(Data to examine Opens)
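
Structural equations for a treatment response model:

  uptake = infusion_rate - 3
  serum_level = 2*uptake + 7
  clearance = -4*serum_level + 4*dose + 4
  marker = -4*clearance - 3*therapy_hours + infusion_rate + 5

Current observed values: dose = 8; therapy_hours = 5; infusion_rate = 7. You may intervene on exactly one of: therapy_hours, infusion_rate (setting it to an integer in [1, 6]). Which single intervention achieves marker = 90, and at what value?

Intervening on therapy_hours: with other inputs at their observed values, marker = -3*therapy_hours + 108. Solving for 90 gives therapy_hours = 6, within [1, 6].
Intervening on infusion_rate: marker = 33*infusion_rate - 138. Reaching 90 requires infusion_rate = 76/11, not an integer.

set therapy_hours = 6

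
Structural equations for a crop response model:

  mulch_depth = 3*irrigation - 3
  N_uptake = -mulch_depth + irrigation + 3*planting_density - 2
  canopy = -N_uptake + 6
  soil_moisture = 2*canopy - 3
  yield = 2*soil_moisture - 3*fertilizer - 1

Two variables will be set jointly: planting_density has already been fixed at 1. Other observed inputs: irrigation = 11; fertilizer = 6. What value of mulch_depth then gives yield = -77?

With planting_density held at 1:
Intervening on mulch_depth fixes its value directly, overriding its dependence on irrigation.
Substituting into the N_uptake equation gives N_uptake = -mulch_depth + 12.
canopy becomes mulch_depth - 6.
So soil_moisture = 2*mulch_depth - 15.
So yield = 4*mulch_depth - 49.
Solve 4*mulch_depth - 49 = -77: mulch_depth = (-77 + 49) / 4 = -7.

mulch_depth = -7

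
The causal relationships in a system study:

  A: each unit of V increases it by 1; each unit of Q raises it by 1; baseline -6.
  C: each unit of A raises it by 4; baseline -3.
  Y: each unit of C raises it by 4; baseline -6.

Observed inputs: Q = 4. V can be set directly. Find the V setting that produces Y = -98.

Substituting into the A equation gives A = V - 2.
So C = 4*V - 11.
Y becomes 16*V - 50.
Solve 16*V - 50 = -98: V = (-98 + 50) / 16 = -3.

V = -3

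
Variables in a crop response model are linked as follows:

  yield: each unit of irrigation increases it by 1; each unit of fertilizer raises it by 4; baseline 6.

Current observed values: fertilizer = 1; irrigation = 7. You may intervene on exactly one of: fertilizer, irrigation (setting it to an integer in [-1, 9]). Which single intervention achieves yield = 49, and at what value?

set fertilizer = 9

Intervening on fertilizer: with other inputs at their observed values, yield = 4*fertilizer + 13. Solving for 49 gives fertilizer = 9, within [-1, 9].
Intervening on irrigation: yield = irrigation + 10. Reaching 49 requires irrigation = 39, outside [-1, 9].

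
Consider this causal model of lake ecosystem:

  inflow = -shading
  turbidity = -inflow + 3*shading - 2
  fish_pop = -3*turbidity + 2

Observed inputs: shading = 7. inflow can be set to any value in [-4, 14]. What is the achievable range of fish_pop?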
(Data to examine Closes)
(Data to examine Opens)
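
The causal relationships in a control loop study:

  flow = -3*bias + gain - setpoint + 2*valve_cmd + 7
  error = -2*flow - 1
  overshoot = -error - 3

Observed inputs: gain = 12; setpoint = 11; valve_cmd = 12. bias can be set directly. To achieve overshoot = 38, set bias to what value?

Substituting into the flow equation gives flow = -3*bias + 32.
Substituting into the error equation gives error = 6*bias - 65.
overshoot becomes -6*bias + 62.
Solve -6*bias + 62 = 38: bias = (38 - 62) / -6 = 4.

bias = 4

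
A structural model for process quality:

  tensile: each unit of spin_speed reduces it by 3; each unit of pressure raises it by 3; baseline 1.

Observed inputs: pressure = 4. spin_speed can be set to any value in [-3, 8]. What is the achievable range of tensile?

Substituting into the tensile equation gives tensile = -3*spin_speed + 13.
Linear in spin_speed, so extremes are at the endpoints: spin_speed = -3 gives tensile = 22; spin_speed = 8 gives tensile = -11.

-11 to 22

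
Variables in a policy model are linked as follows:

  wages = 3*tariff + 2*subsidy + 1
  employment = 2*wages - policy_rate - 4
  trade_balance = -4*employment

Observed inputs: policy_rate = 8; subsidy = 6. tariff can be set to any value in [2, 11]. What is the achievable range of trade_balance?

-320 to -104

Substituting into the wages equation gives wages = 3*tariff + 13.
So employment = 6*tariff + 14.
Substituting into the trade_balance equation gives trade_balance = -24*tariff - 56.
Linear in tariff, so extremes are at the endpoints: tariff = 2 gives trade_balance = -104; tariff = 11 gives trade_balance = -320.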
(Data to examine Closes)
**Try it:** Copy the lines from the entries above in which the word "linked" appears.

**Output of the exercise:**
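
Variables in a crop response model are linked as follows:
Variables in a policy model are linked as follows: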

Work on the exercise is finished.